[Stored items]
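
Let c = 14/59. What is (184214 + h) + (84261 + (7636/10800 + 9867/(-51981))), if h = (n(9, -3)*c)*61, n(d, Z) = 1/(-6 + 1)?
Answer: 741035742672817/2760191100 ≈ 2.6847e+5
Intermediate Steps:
c = 14/59 (c = 14*(1/59) = 14/59 ≈ 0.23729)
n(d, Z) = -1/5 (n(d, Z) = 1/(-5) = -1/5)
h = -854/295 (h = -1/5*14/59*61 = -14/295*61 = -854/295 ≈ -2.8949)
(184214 + h) + (84261 + (7636/10800 + 9867/(-51981))) = (184214 - 854/295) + (84261 + (7636/10800 + 9867/(-51981))) = 54342276/295 + (84261 + (7636*(1/10800) + 9867*(-1/51981))) = 54342276/295 + (84261 + (1909/2700 - 3289/17327)) = 54342276/295 + (84261 + 24196943/46782900) = 54342276/295 + 3941998133843/46782900 = 741035742672817/2760191100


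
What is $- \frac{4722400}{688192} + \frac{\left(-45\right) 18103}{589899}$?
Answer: $- \frac{34857961745}{4228789298} \approx -8.243$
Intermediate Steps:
$- \frac{4722400}{688192} + \frac{\left(-45\right) 18103}{589899} = \left(-4722400\right) \frac{1}{688192} - \frac{271545}{196633} = - \frac{147575}{21506} - \frac{271545}{196633} = - \frac{34857961745}{4228789298}$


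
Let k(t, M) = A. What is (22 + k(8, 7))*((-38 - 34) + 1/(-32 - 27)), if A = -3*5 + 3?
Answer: -42490/59 ≈ -720.17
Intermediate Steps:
A = -12 (A = -15 + 3 = -12)
k(t, M) = -12
(22 + k(8, 7))*((-38 - 34) + 1/(-32 - 27)) = (22 - 12)*((-38 - 34) + 1/(-32 - 27)) = 10*(-72 + 1/(-59)) = 10*(-72 - 1/59) = 10*(-4249/59) = -42490/59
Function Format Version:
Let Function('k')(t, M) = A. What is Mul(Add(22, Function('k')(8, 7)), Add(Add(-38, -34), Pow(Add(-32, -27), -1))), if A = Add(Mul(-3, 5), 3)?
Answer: Rational(-42490, 59) ≈ -720.17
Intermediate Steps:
A = -12 (A = Add(-15, 3) = -12)
Function('k')(t, M) = -12
Mul(Add(22, Function('k')(8, 7)), Add(Add(-38, -34), Pow(Add(-32, -27), -1))) = Mul(Add(22, -12), Add(Add(-38, -34), Pow(Add(-32, -27), -1))) = Mul(10, Add(-72, Pow(-59, -1))) = Mul(10, Add(-72, Rational(-1, 59))) = Mul(10, Rational(-4249, 59)) = Rational(-42490, 59)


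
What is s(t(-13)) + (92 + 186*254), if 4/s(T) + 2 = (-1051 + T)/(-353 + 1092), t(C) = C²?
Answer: 27927501/590 ≈ 47335.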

**Work item:**
The required answer is the line with "Let Function('k')(t, M)" plus every line after it to the end of the entries above, transcribed exactly.

**Completed exercise:**
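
Let Function('k')(t, M) = A. What is Mul(Add(22, Function('k')(8, 7)), Add(Add(-38, -34), Pow(Add(-32, -27), -1))), if A = Add(Mul(-3, 5), 3)?
Answer: Rational(-42490, 59) ≈ -720.17
Intermediate Steps:
A = -12 (A = Add(-15, 3) = -12)
Function('k')(t, M) = -12
Mul(Add(22, Function('k')(8, 7)), Add(Add(-38, -34), Pow(Add(-32, -27), -1))) = Mul(Add(22, -12), Add(Add(-38, -34), Pow(Add(-32, -27), -1))) = Mul(10, Add(-72, Pow(-59, -1))) = Mul(10, Add(-72, Rational(-1, 59))) = Mul(10, Rational(-4249, 59)) = Rational(-42490, 59)


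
What is s(t(-13)) + (92 + 186*254), if 4/s(T) + 2 = (-1051 + T)/(-353 + 1092), t(C) = C²?
Answer: 27927501/590 ≈ 47335.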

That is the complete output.